BEGIN RECORDS PROVIDED
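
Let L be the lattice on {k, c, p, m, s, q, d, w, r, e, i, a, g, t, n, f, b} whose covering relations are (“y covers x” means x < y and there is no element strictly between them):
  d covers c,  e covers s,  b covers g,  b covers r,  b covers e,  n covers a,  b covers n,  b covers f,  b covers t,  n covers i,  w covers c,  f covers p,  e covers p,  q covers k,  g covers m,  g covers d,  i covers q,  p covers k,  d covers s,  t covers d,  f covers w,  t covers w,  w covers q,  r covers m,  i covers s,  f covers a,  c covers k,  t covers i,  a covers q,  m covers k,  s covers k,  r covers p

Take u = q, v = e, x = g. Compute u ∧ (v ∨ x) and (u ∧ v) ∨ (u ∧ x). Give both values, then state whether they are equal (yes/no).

v ∨ x = b, so u ∧ (v ∨ x) = q ∧ b = q.
u ∧ v = k and u ∧ x = k, so (u ∧ v) ∨ (u ∧ x) = k ∨ k = k.
Equal: no.

q; k; no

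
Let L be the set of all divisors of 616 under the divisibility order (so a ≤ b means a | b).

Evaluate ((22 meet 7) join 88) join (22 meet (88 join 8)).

22 ∧ 7 = 1
1 ∨ 88 = 88
88 ∨ 8 = 88
22 ∧ 88 = 22
88 ∨ 22 = 88

88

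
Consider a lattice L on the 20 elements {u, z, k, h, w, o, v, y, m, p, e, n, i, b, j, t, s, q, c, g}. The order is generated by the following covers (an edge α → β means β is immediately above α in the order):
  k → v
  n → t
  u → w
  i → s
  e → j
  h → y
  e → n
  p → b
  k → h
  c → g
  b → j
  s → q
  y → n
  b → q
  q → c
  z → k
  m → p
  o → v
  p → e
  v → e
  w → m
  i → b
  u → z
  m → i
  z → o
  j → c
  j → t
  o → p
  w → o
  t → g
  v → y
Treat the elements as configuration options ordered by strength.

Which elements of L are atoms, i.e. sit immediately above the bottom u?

The atoms are exactly the elements that cover u: w, z.

w, z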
END RECORDS PROVIDED
WHAT TO DO:
Print the material once more, exactly.

THE ANSWER:
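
Let L be the lattice on {k, c, p, m, s, q, d, w, r, e, i, a, g, t, n, f, b} whose covering relations are (“y covers x” means x < y and there is no element strictly between them):
  d covers c,  e covers s,  b covers g,  b covers r,  b covers e,  n covers a,  b covers n,  b covers f,  b covers t,  n covers i,  w covers c,  f covers p,  e covers p,  q covers k,  g covers m,  g covers d,  i covers q,  p covers k,  d covers s,  t covers d,  f covers w,  t covers w,  w covers q,  r covers m,  i covers s,  f covers a,  c covers k,  t covers i,  a covers q,  m covers k,  s covers k,  r covers p

Take u = q, v = e, x = g. Compute u ∧ (v ∨ x) and (u ∧ v) ∨ (u ∧ x). Give both values, then state whether they are equal (yes/no).

v ∨ x = b, so u ∧ (v ∨ x) = q ∧ b = q.
u ∧ v = k and u ∧ x = k, so (u ∧ v) ∨ (u ∧ x) = k ∨ k = k.
Equal: no.

q; k; no

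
Let L be the set of all divisors of 616 under the divisibility order (so a ≤ b means a | b).

Evaluate ((22 meet 7) join 88) join (22 meet (88 join 8)).

22 ∧ 7 = 1
1 ∨ 88 = 88
88 ∨ 8 = 88
22 ∧ 88 = 22
88 ∨ 22 = 88

88

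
Consider a lattice L on the 20 elements {u, z, k, h, w, o, v, y, m, p, e, n, i, b, j, t, s, q, c, g}. The order is generated by the following covers (an edge α → β means β is immediately above α in the order):
  k → v
  n → t
  u → w
  i → s
  e → j
  h → y
  e → n
  p → b
  k → h
  c → g
  b → j
  s → q
  y → n
  b → q
  q → c
  z → k
  m → p
  o → v
  p → e
  v → e
  w → m
  i → b
  u → z
  m → i
  z → o
  j → c
  j → t
  o → p
  w → o
  t → g
  v → y
Treat the elements as configuration options ordered by strength.

Which elements of L are atoms, i.e. sit immediately above the bottom u?

The atoms are exactly the elements that cover u: w, z.

w, z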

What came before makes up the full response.